### Exercise details
Copy out, from the entries below, each line that holds the string "maximum".
::::::::
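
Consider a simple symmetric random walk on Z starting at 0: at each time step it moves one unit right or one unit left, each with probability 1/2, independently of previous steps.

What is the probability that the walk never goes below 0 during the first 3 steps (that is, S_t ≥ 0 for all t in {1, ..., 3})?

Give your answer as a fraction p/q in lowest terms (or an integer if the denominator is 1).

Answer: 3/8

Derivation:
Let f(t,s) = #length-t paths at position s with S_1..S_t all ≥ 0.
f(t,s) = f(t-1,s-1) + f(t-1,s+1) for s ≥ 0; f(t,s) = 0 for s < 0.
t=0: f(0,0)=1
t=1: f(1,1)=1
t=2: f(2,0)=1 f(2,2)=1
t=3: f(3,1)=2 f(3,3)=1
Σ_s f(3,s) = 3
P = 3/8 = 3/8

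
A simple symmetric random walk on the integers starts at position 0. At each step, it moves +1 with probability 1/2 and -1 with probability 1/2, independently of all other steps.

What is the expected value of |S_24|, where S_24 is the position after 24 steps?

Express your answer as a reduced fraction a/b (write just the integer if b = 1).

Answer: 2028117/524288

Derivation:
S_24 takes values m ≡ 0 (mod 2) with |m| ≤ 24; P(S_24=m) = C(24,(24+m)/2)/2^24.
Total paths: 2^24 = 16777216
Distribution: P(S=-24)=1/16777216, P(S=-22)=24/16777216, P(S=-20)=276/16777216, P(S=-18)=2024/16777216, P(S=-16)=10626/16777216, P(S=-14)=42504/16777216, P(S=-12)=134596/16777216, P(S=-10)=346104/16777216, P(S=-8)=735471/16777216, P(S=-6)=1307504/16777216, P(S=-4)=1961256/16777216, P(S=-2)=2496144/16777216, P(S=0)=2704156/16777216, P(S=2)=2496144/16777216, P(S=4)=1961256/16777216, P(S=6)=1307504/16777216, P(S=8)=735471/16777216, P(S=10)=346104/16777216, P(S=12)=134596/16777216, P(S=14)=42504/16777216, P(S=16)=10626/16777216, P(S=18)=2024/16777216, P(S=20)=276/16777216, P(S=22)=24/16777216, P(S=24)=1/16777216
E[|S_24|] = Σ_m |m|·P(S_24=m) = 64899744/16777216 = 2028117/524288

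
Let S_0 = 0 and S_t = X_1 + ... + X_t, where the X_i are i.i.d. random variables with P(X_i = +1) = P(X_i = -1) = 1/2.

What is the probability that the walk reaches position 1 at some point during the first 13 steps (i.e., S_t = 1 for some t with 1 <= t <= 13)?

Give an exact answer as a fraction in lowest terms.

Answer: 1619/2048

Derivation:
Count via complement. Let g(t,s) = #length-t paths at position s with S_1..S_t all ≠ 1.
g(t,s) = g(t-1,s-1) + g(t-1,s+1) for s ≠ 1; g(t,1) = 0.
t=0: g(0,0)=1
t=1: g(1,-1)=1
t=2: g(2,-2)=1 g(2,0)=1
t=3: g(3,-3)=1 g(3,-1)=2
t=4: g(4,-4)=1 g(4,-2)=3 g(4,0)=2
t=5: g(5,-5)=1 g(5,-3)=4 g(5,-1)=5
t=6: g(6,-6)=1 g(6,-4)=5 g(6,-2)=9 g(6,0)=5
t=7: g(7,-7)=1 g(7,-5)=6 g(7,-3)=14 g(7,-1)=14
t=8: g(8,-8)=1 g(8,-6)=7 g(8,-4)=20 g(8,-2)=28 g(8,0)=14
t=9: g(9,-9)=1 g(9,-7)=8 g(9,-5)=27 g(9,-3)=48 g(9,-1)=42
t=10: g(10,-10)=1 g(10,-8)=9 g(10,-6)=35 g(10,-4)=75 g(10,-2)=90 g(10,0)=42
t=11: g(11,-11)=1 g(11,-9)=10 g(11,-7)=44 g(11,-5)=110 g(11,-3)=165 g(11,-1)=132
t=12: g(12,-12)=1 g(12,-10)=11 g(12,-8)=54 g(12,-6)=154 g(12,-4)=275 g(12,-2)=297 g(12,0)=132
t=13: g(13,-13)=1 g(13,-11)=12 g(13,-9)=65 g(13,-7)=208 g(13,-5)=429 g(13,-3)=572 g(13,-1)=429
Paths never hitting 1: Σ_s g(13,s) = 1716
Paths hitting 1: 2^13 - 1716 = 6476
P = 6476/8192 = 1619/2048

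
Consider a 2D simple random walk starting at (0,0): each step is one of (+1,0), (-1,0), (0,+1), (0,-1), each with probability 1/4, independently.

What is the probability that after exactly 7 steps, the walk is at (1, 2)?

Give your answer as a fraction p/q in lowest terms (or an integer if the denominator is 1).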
::::::::
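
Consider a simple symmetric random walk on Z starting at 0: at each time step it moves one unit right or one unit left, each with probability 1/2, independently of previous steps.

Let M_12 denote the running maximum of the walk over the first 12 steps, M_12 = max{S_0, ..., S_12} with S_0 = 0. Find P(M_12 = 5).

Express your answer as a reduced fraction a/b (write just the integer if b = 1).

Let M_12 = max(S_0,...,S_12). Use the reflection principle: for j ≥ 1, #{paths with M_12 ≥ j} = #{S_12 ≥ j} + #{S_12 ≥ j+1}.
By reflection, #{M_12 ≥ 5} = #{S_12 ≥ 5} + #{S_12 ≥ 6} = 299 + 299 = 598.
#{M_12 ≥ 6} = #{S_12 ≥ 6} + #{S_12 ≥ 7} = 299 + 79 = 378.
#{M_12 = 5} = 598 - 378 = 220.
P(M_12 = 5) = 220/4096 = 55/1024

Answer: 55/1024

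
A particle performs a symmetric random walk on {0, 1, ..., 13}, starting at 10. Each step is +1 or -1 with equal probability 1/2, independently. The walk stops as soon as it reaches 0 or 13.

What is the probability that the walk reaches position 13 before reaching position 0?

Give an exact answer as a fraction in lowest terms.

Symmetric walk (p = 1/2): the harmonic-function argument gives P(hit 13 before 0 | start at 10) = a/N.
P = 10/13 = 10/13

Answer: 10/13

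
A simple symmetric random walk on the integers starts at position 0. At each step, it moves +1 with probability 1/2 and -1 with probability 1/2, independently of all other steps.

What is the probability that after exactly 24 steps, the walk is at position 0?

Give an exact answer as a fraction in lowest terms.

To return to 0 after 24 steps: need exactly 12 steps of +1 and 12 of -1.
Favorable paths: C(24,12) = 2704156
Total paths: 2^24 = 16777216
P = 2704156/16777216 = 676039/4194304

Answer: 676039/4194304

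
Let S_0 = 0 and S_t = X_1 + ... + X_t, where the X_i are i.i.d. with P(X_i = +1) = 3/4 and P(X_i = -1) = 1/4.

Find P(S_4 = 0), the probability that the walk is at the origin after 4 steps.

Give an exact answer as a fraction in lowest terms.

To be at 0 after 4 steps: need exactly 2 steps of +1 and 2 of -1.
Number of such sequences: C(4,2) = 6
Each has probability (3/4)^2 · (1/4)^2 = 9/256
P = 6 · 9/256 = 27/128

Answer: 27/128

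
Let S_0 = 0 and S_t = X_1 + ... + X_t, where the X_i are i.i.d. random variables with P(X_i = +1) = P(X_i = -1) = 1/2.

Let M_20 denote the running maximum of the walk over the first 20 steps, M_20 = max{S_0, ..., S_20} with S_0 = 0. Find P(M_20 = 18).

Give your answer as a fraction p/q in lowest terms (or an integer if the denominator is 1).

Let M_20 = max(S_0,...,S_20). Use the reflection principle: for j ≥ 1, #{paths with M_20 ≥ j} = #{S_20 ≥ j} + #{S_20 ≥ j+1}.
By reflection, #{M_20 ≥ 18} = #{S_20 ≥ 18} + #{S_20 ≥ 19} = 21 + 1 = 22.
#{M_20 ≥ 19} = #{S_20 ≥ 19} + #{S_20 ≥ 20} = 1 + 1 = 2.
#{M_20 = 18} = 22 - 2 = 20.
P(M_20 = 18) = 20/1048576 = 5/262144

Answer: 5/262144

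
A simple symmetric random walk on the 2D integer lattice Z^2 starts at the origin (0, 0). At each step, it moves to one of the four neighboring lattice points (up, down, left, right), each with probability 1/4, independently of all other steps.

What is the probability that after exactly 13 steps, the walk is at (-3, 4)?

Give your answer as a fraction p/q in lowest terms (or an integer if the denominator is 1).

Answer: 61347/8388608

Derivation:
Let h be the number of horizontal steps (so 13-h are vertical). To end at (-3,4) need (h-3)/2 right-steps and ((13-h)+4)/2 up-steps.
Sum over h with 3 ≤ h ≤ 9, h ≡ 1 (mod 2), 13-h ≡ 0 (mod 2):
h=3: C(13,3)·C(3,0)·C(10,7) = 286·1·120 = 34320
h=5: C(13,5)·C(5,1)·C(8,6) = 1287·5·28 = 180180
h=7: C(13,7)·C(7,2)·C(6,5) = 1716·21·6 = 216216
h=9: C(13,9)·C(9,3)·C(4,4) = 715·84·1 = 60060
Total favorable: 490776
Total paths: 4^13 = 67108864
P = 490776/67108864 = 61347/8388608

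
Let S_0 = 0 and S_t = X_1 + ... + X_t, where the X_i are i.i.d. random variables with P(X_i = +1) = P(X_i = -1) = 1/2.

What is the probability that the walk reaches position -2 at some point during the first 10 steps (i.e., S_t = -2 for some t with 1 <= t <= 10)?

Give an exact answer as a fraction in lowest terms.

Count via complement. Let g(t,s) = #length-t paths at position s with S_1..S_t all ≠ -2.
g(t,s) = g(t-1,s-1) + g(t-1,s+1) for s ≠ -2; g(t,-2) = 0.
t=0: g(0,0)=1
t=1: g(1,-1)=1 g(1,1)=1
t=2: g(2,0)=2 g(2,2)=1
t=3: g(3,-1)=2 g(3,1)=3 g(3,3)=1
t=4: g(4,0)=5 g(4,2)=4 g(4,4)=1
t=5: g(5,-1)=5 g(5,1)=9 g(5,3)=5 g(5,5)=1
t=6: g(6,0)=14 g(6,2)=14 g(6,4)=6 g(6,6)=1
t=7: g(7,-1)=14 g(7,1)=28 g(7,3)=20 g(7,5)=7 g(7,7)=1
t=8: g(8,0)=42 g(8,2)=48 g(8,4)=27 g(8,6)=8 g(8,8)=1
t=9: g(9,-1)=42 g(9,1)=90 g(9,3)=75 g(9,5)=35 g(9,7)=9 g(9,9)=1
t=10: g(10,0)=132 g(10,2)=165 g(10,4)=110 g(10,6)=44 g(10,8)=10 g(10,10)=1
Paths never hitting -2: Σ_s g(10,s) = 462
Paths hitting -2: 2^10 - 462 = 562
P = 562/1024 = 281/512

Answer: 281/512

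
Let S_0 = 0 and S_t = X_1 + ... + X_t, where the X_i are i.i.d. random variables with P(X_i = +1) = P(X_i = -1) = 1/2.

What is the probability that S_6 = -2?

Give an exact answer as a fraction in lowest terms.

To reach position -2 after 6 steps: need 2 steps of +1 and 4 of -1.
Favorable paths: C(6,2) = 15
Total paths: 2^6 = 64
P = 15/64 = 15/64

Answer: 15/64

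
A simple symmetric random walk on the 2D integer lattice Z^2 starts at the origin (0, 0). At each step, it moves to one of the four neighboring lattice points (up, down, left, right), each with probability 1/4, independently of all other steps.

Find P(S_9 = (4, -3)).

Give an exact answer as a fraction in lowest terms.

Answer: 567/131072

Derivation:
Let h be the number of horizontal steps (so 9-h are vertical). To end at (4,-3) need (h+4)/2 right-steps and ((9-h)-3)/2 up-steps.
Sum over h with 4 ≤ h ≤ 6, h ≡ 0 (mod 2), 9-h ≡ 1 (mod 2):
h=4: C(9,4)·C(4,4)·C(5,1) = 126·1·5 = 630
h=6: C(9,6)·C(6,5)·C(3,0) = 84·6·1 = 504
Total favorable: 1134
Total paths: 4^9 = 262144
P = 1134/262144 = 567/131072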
::::::::
### Response
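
Let M_12 denote the running maximum of the walk over the first 12 steps, M_12 = max{S_0, ..., S_12} with S_0 = 0. Find P(M_12 = 5).
Let M_20 denote the running maximum of the walk over the first 20 steps, M_20 = max{S_0, ..., S_20} with S_0 = 0. Find P(M_20 = 18).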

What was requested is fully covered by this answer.